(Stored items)
┌──

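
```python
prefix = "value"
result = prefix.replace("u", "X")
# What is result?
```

Trace:
`prefix = "value"` → prefix = 'value'
`result = prefix.replace("u", "X")` → result = 'valXe'
So result = 'valXe'

Answer: 'valXe'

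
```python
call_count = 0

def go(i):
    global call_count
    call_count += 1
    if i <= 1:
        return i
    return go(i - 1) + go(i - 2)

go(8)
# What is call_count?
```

Calls(i) = 1 + Calls(i-1) + Calls(i-2); Calls(0)=Calls(1)=1. For i=8 this gives 67.

Answer: 67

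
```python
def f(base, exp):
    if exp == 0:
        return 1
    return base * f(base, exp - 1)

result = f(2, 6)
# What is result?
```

f(2, 6) = 2 * 2 * 2 * 2 * 2 * 2 = 64

Answer: 64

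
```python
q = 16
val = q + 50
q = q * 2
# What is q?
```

Trace:
`q = 16` → q = 16
`val = q + 50` → val = 66
`q = q * 2` → q = 32
So q = 32

Answer: 32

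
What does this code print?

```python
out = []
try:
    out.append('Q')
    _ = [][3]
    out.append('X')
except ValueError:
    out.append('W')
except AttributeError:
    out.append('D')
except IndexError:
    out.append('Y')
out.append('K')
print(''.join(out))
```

Execution trace: 'Q' (try body) → 'Y' (except IndexError) → 'K' (after the try/except). Output: QYK

Answer: QYK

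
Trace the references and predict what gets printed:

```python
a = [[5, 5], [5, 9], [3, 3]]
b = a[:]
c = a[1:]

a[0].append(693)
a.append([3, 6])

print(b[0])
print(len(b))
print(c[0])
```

Key concept: slice with nested mutation.
Step by step:
`a = [[5, 5], [5, 9], [3, 3]]` → a = [[5, 5], [5, 9], [3, 3]]
`b = a[:]` → b = [[5, 5], [5, 9], [3, 3]]
`c = a[1:]` → c = [[5, 9], [3, 3]]
`a[0].append(693)` → a = [[5, 5, 693], [5, 9], [3, 3]]; b = [[5, 5, 693], [5, 9], [3, 3]]
`a.append([3, 6])` → a = [[5, 5, 693], [5, 9], [3, 3], [3, 6]]
`print(b[0])` → prints [5, 5, 693]
`print(len(b))` → prints 3
`print(c[0])` → prints [5, 9]

Answer:
[5, 5, 693]
3
[5, 9]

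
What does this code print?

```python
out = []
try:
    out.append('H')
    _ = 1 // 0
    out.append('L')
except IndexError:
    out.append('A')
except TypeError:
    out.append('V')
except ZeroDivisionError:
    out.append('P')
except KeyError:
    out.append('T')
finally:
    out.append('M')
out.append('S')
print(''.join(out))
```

Execution trace: 'H' (try body) → 'P' (except ZeroDivisionError) → 'M' (finally) → 'S' (after the try/except). Output: HPMS

Answer: HPMS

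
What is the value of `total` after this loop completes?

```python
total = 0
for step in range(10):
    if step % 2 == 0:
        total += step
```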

└──

What this task involves: Each entry above needs to be output exactly.

Solution to the exercise:
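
```python
prefix = "value"
result = prefix.replace("u", "X")
# What is result?
```

Trace:
`prefix = "value"` → prefix = 'value'
`result = prefix.replace("u", "X")` → result = 'valXe'
So result = 'valXe'

Answer: 'valXe'

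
```python
call_count = 0

def go(i):
    global call_count
    call_count += 1
    if i <= 1:
        return i
    return go(i - 1) + go(i - 2)

go(8)
# What is call_count?
```

Calls(i) = 1 + Calls(i-1) + Calls(i-2); Calls(0)=Calls(1)=1. For i=8 this gives 67.

Answer: 67

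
```python
def f(base, exp):
    if exp == 0:
        return 1
    return base * f(base, exp - 1)

result = f(2, 6)
# What is result?
```

f(2, 6) = 2 * 2 * 2 * 2 * 2 * 2 = 64

Answer: 64

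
```python
q = 16
val = q + 50
q = q * 2
# What is q?
```

Trace:
`q = 16` → q = 16
`val = q + 50` → val = 66
`q = q * 2` → q = 32
So q = 32

Answer: 32

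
What does this code print?

```python
out = []
try:
    out.append('Q')
    _ = [][3]
    out.append('X')
except ValueError:
    out.append('W')
except AttributeError:
    out.append('D')
except IndexError:
    out.append('Y')
out.append('K')
print(''.join(out))
```

Execution trace: 'Q' (try body) → 'Y' (except IndexError) → 'K' (after the try/except). Output: QYK

Answer: QYK

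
Trace the references and predict what gets printed:

```python
a = [[5, 5], [5, 9], [3, 3]]
b = a[:]
c = a[1:]

a[0].append(693)
a.append([3, 6])

print(b[0])
print(len(b))
print(c[0])
```

Key concept: slice with nested mutation.
Step by step:
`a = [[5, 5], [5, 9], [3, 3]]` → a = [[5, 5], [5, 9], [3, 3]]
`b = a[:]` → b = [[5, 5], [5, 9], [3, 3]]
`c = a[1:]` → c = [[5, 9], [3, 3]]
`a[0].append(693)` → a = [[5, 5, 693], [5, 9], [3, 3]]; b = [[5, 5, 693], [5, 9], [3, 3]]
`a.append([3, 6])` → a = [[5, 5, 693], [5, 9], [3, 3], [3, 6]]
`print(b[0])` → prints [5, 5, 693]
`print(len(b))` → prints 3
`print(c[0])` → prints [5, 9]

Answer:
[5, 5, 693]
3
[5, 9]

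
What does this code print?

```python
out = []
try:
    out.append('H')
    _ = 1 // 0
    out.append('L')
except IndexError:
    out.append('A')
except TypeError:
    out.append('V')
except ZeroDivisionError:
    out.append('P')
except KeyError:
    out.append('T')
finally:
    out.append('M')
out.append('S')
print(''.join(out))
```

Execution trace: 'H' (try body) → 'P' (except ZeroDivisionError) → 'M' (finally) → 'S' (after the try/except). Output: HPMS

Answer: HPMS

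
What is the value of `total` after this loop completes?

```python
total = 0
for step in range(10):
    if step % 2 == 0:
        total += step
```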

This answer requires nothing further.